**Task to carry out**:
Look through the material below and show every line with the word "foraging".

**Source material**:
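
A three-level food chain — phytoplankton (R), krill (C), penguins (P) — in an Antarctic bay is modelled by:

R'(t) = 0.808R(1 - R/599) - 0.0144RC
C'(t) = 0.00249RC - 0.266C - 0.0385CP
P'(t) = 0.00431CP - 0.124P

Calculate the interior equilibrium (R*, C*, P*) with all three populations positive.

R* ≈ 292, C* ≈ 28.8, P* ≈ 12

From dP/dt = 0: 0.00431C* = 0.124, so C* = 28.8.
From dR/dt = 0: 0.808(1 - R*/599) = 0.0144·28.8, giving R* = 599·(1 - 0.513) = 292.
From dC/dt = 0: 0.00249·292 - 0.266 = 0.0385P*, so P* = 0.461/0.0385 = 12.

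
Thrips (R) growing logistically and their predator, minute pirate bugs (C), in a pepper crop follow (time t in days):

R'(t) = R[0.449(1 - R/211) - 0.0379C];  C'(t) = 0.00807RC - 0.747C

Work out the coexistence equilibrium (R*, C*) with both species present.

From dC/dt = 0 with C > 0: 0.00807R* = 0.747, so R* = 92.6.
Substitute into dR/dt = 0: 0.449(1 - 92.6/211) = 0.0379C*.
The bracket is 0.561, giving C* = 0.252/0.0379 = 6.65.

R* ≈ 92.6, C* ≈ 6.65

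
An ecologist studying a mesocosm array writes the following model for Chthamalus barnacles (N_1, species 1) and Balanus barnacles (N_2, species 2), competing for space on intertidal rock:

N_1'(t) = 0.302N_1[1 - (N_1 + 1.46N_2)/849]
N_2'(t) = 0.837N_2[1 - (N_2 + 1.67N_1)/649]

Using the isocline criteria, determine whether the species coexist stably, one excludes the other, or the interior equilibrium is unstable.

unstable coexistence (outcome depends on initial conditions)

Compare the nullcline intercepts: K1/α12 = 849/1.46 = 582 < K2 = 649; K2/α21 = 649/1.67 = 389 < K1 = 849.
Since both are reversed, neither can invade when rare; the interior point is a saddle.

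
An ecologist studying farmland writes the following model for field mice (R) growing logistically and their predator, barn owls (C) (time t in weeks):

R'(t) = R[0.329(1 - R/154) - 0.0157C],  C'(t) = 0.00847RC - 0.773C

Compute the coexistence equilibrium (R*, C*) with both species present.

R* ≈ 91.3, C* ≈ 8.54

From dC/dt = 0 with C > 0: 0.00847R* = 0.773, so R* = 91.3.
Substitute into dR/dt = 0: 0.329(1 - 91.3/154) = 0.0157C*.
The bracket is 0.407, giving C* = 0.134/0.0157 = 8.54.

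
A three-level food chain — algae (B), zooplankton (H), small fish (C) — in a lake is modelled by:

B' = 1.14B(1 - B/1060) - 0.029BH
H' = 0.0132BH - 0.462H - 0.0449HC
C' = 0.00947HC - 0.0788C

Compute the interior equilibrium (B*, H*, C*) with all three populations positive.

B* ≈ 836, H* ≈ 8.32, C* ≈ 235

From dC/dt = 0: 0.00947H* = 0.0788, so H* = 8.32.
From dB/dt = 0: 1.14(1 - B*/1060) = 0.029·8.32, giving B* = 1060·(1 - 0.212) = 836.
From dH/dt = 0: 0.0132·836 - 0.462 = 0.0449C*, so C* = 10.6/0.0449 = 235.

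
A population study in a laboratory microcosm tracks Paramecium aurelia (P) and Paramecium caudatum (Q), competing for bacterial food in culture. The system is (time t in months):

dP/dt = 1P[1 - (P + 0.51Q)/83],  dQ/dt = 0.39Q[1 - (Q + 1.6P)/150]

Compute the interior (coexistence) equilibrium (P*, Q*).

Setting both brackets to zero gives the nullclines P + 0.51Q = 83 and 1.6P + Q = 150.
Substituting Q = 150 - 1.6P into the first: P(1 - 0.51·1.6) = 83 - 0.51·150.
So P* = 6.5/0.184 = 35.3, and then Q* = 150 - 1.6·35.3 = 93.5.

P* ≈ 35.3, Q* ≈ 93.5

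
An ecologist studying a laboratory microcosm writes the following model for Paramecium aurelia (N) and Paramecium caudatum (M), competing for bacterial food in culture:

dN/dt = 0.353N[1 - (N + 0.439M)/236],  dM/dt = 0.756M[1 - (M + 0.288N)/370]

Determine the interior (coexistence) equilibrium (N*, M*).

N* ≈ 84.2, M* ≈ 346

Setting both brackets to zero gives the nullclines N + 0.439M = 236 and 0.288N + M = 370.
Substituting M = 370 - 0.288N into the first: N(1 - 0.439·0.288) = 236 - 0.439·370.
So N* = 73.6/0.874 = 84.2, and then M* = 370 - 0.288·84.2 = 346.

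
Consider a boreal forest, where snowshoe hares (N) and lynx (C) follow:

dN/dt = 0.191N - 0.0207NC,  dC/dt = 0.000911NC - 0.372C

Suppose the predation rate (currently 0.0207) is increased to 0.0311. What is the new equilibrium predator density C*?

At the interior fixed point, setting dN/dt = 0 with N > 0 fixes C* = (prey growth rate)/(NC coefficient) — independent of the other coefficients.
With the change, C* = 0.191/0.0311 = 6.14; it falls from 9.23.

C* ≈ 6.14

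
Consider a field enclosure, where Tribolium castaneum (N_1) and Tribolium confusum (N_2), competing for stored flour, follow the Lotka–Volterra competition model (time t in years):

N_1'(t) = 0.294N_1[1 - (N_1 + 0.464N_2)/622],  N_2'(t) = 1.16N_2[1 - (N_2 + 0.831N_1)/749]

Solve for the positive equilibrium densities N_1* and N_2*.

N_1* ≈ 447, N_2* ≈ 378

Setting both brackets to zero gives the nullclines N_1 + 0.464N_2 = 622 and 0.831N_1 + N_2 = 749.
Substituting N_2 = 749 - 0.831N_1 into the first: N_1(1 - 0.464·0.831) = 622 - 0.464·749.
So N_1* = 274/0.614 = 447, and then N_2* = 749 - 0.831·447 = 378.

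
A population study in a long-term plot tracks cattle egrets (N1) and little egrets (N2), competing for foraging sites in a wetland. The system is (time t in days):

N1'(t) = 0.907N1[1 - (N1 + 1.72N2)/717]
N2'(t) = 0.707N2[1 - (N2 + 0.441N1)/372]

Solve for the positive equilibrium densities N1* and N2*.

Setting both brackets to zero gives the nullclines N1 + 1.72N2 = 717 and 0.441N1 + N2 = 372.
Substituting N2 = 372 - 0.441N1 into the first: N1(1 - 1.72·0.441) = 717 - 1.72·372.
So N1* = 77.2/0.241 = 320, and then N2* = 372 - 0.441·320 = 231.

N1* ≈ 320, N2* ≈ 231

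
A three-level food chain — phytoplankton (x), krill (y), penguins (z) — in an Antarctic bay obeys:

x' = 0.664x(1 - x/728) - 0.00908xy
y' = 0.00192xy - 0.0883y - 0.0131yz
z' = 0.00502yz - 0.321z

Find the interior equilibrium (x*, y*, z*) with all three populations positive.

From dz/dt = 0: 0.00502y* = 0.321, so y* = 63.9.
From dx/dt = 0: 0.664(1 - x*/728) = 0.00908·63.9, giving x* = 728·(1 - 0.874) = 91.4.
From dy/dt = 0: 0.00192·91.4 - 0.0883 = 0.0131z*, so z* = 0.0872/0.0131 = 6.66.

x* ≈ 91.4, y* ≈ 63.9, z* ≈ 6.66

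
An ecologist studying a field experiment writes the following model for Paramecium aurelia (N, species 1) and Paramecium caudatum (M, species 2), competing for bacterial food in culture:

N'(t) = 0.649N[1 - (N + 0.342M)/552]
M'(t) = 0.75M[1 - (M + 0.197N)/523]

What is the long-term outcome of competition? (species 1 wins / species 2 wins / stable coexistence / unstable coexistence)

stable coexistence

Compare the nullcline intercepts: K1/α12 = 552/0.342 = 1610 > K2 = 523; K2/α21 = 523/0.197 = 2650 > K1 = 552.
Since both inequalities hold, each species can invade when rare, so the interior equilibrium is stable.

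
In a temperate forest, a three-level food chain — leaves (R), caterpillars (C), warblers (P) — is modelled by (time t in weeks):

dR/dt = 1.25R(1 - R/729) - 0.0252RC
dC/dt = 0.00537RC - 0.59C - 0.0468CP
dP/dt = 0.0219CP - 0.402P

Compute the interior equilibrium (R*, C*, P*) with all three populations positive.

From dP/dt = 0: 0.0219C* = 0.402, so C* = 18.4.
From dR/dt = 0: 1.25(1 - R*/729) = 0.0252·18.4, giving R* = 729·(1 - 0.37) = 459.
From dC/dt = 0: 0.00537·459 - 0.59 = 0.0468P*, so P* = 1.88/0.0468 = 40.1.

R* ≈ 459, C* ≈ 18.4, P* ≈ 40.1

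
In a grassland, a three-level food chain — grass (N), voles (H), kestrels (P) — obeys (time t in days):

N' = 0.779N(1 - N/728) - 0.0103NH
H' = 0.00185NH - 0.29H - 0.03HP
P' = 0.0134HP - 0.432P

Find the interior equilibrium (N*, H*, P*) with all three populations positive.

N* ≈ 418, H* ≈ 32.2, P* ≈ 16.1

From dP/dt = 0: 0.0134H* = 0.432, so H* = 32.2.
From dN/dt = 0: 0.779(1 - N*/728) = 0.0103·32.2, giving N* = 728·(1 - 0.426) = 418.
From dH/dt = 0: 0.00185·418 - 0.29 = 0.03P*, so P* = 0.483/0.03 = 16.1.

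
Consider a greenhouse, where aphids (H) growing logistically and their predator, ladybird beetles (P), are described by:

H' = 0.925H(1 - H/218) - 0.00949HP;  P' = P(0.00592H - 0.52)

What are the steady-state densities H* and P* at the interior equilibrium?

H* ≈ 87.8, P* ≈ 58.2

From dP/dt = 0 with P > 0: 0.00592H* = 0.52, so H* = 87.8.
Substitute into dH/dt = 0: 0.925(1 - 87.8/218) = 0.00949P*.
The bracket is 0.597, giving P* = 0.552/0.00949 = 58.2.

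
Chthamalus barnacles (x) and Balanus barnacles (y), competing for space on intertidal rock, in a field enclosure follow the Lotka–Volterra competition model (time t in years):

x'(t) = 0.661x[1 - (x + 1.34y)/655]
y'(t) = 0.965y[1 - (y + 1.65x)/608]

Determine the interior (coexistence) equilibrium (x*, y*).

Setting both brackets to zero gives the nullclines x + 1.34y = 655 and 1.65x + y = 608.
Substituting y = 608 - 1.65x into the first: x(1 - 1.34·1.65) = 655 - 1.34·608.
So x* = -160/-1.21 = 132, and then y* = 608 - 1.65·132 = 390.

x* ≈ 132, y* ≈ 390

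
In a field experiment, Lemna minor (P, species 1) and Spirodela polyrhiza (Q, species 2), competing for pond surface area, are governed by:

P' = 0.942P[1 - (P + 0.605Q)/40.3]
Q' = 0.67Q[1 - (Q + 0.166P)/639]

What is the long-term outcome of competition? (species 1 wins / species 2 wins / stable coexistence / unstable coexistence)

species 2 excludes species 1

Compare the nullcline intercepts: K1/α12 = 40.3/0.605 = 66.6 < K2 = 639; K2/α21 = 639/0.166 = 3850 > K1 = 40.3.
Since the inequalities point opposite ways, species 2 can invade but species 1 cannot.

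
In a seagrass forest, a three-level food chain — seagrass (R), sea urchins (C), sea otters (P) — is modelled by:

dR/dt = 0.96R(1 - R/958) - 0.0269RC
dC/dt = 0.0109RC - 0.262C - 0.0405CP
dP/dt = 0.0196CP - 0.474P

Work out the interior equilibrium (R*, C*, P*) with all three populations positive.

R* ≈ 309, C* ≈ 24.2, P* ≈ 76.6

From dP/dt = 0: 0.0196C* = 0.474, so C* = 24.2.
From dR/dt = 0: 0.96(1 - R*/958) = 0.0269·24.2, giving R* = 958·(1 - 0.678) = 309.
From dC/dt = 0: 0.0109·309 - 0.262 = 0.0405P*, so P* = 3.1/0.0405 = 76.6.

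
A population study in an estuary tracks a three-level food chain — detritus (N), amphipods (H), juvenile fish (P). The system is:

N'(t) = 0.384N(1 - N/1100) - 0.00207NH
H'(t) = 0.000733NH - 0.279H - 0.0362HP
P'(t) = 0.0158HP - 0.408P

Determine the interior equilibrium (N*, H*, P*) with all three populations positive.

From dP/dt = 0: 0.0158H* = 0.408, so H* = 25.8.
From dN/dt = 0: 0.384(1 - N*/1100) = 0.00207·25.8, giving N* = 1100·(1 - 0.139) = 947.
From dH/dt = 0: 0.000733·947 - 0.279 = 0.0362P*, so P* = 0.415/0.0362 = 11.5.

N* ≈ 947, H* ≈ 25.8, P* ≈ 11.5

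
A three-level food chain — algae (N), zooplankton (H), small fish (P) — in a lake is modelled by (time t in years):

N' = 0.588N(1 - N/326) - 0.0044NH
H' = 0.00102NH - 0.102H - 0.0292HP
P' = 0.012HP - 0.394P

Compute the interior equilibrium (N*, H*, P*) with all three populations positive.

N* ≈ 246, H* ≈ 32.8, P* ≈ 5.1

From dP/dt = 0: 0.012H* = 0.394, so H* = 32.8.
From dN/dt = 0: 0.588(1 - N*/326) = 0.0044·32.8, giving N* = 326·(1 - 0.246) = 246.
From dH/dt = 0: 0.00102·246 - 0.102 = 0.0292P*, so P* = 0.149/0.0292 = 5.1.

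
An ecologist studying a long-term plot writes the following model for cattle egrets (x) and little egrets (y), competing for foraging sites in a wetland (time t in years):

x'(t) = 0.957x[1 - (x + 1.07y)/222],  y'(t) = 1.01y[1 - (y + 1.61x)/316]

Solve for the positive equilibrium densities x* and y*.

Setting both brackets to zero gives the nullclines x + 1.07y = 222 and 1.61x + y = 316.
Substituting y = 316 - 1.61x into the first: x(1 - 1.07·1.61) = 222 - 1.07·316.
So x* = -116/-0.723 = 161, and then y* = 316 - 1.61·161 = 57.3.

x* ≈ 161, y* ≈ 57.3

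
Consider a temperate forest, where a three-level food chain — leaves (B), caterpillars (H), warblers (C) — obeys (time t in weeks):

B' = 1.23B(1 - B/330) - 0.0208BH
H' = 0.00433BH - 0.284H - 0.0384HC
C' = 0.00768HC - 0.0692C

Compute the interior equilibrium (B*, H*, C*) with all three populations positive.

B* ≈ 280, H* ≈ 9.01, C* ≈ 24.1

From dC/dt = 0: 0.00768H* = 0.0692, so H* = 9.01.
From dB/dt = 0: 1.23(1 - B*/330) = 0.0208·9.01, giving B* = 330·(1 - 0.152) = 280.
From dH/dt = 0: 0.00433·280 - 0.284 = 0.0384C*, so C* = 0.927/0.0384 = 24.1.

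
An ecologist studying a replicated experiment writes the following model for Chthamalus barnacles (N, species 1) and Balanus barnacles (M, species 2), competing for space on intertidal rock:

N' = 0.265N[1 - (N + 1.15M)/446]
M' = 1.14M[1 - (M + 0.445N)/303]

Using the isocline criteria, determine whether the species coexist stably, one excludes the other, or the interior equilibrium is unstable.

stable coexistence

Compare the nullcline intercepts: K1/α12 = 446/1.15 = 388 > K2 = 303; K2/α21 = 303/0.445 = 681 > K1 = 446.
Since both inequalities hold, each species can invade when rare, so the interior equilibrium is stable.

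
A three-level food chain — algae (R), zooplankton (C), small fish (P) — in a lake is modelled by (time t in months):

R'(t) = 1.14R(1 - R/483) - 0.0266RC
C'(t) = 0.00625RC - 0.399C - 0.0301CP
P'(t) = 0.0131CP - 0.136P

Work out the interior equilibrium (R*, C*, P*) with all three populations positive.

From dP/dt = 0: 0.0131C* = 0.136, so C* = 10.4.
From dR/dt = 0: 1.14(1 - R*/483) = 0.0266·10.4, giving R* = 483·(1 - 0.242) = 366.
From dC/dt = 0: 0.00625·366 - 0.399 = 0.0301P*, so P* = 1.89/0.0301 = 62.7.

R* ≈ 366, C* ≈ 10.4, P* ≈ 62.7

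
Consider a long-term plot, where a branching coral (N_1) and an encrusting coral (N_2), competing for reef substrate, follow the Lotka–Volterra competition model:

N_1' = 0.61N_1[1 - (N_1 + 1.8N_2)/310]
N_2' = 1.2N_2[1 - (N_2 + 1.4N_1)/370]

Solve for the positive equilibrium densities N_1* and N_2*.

N_1* ≈ 234, N_2* ≈ 42.1

Setting both brackets to zero gives the nullclines N_1 + 1.8N_2 = 310 and 1.4N_1 + N_2 = 370.
Substituting N_2 = 370 - 1.4N_1 into the first: N_1(1 - 1.8·1.4) = 310 - 1.8·370.
So N_1* = -356/-1.52 = 234, and then N_2* = 370 - 1.4·234 = 42.1.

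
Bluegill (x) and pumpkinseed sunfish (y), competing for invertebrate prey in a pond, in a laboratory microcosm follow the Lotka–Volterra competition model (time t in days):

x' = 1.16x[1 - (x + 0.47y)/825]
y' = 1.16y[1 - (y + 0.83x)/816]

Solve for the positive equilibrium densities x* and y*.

x* ≈ 724, y* ≈ 215

Setting both brackets to zero gives the nullclines x + 0.47y = 825 and 0.83x + y = 816.
Substituting y = 816 - 0.83x into the first: x(1 - 0.47·0.83) = 825 - 0.47·816.
So x* = 441/0.61 = 724, and then y* = 816 - 0.83·724 = 215.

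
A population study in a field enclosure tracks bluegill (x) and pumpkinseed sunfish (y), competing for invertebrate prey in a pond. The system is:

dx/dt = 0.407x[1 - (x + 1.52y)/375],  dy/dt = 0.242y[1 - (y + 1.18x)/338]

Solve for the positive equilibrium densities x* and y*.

Setting both brackets to zero gives the nullclines x + 1.52y = 375 and 1.18x + y = 338.
Substituting y = 338 - 1.18x into the first: x(1 - 1.52·1.18) = 375 - 1.52·338.
So x* = -139/-0.794 = 175, and then y* = 338 - 1.18·175 = 132.

x* ≈ 175, y* ≈ 132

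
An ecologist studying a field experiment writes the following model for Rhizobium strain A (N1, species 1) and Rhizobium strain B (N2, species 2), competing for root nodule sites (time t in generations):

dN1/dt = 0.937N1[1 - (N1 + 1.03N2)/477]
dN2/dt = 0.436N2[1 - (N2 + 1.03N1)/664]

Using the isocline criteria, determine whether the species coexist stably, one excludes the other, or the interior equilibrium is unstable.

species 2 excludes species 1

Compare the nullcline intercepts: K1/α12 = 477/1.03 = 463 < K2 = 664; K2/α21 = 664/1.03 = 645 > K1 = 477.
Since the inequalities point opposite ways, species 2 can invade but species 1 cannot.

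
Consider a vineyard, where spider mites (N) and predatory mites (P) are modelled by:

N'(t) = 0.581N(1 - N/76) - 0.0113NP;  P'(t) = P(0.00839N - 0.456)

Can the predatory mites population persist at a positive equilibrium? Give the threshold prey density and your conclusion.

The predator equation gives dP/dt > 0 only when N > 0.456/0.00839 = 54.4.
Without the predator, N → K = 76. Since 76 > 54.4, the predator can invade and persist.

Threshold N = 54.4; K > 54.4, so yes, the predator persists.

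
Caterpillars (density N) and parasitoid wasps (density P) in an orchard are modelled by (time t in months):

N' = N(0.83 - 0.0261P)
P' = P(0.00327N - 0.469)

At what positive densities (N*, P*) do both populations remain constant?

Set dP/dt = 0 with P > 0: 0.00327N - 0.469 = 0, so N* = 0.469/0.00327 = 143.
Set dN/dt = 0 with N > 0: 0.83 - 0.0261P = 0, so P* = 0.83/0.0261 = 31.8.

N* ≈ 143, P* ≈ 31.8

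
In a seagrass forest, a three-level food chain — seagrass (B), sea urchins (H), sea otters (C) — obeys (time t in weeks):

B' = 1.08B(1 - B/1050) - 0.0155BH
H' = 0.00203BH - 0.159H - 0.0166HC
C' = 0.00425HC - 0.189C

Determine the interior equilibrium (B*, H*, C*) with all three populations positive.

B* ≈ 380, H* ≈ 44.5, C* ≈ 36.9

From dC/dt = 0: 0.00425H* = 0.189, so H* = 44.5.
From dB/dt = 0: 1.08(1 - B*/1050) = 0.0155·44.5, giving B* = 1050·(1 - 0.638) = 380.
From dH/dt = 0: 0.00203·380 - 0.159 = 0.0166C*, so C* = 0.612/0.0166 = 36.9.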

**Answer box**:
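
A population study in a long-term plot tracks cattle egrets (N1) and little egrets (N2), competing for foraging sites in a wetland. The system is (time t in days):
An ecologist studying a long-term plot writes the following model for cattle egrets (x) and little egrets (y), competing for foraging sites in a wetland (time t in years):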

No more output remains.